EXERCISE OBJECTIVE:
Where a line of the records contains the word "blocks", show that line.

INPUT MATERIAL:
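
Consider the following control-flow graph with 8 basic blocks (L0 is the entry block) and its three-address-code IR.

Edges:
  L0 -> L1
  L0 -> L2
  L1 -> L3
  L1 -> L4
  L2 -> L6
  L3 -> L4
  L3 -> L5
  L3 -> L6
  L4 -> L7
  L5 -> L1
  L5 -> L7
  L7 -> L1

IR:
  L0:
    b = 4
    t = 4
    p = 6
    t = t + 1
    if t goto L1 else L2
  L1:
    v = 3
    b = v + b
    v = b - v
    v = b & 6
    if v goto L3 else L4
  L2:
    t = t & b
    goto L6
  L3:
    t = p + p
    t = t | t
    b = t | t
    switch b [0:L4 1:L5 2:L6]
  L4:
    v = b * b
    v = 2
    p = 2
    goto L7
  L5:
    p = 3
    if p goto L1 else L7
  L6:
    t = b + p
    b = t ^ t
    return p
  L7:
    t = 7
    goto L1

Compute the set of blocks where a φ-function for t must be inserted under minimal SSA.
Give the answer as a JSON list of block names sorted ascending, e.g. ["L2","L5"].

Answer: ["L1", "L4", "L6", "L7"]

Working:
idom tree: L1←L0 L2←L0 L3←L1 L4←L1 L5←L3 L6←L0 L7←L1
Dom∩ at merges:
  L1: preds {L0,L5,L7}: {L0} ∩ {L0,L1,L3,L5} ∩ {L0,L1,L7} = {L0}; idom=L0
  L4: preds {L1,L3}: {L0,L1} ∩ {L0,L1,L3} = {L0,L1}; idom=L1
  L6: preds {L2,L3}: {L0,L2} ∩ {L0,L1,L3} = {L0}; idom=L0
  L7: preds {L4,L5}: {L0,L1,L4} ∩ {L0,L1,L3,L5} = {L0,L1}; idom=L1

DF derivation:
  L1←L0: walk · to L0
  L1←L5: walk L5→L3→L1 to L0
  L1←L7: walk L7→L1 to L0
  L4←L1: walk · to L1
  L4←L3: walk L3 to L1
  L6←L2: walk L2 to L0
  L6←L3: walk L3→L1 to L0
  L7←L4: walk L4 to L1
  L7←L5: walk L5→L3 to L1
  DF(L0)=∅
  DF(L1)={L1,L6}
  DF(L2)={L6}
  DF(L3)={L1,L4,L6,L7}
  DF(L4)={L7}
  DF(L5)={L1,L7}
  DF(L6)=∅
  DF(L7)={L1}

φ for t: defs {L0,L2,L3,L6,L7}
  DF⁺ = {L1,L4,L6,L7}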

OUTPUT OF THE EXERCISE:
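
Consider the following control-flow graph with 8 basic blocks (L0 is the entry block) and its three-address-code IR.
Compute the set of blocks where a φ-function for t must be inserted under minimal SSA.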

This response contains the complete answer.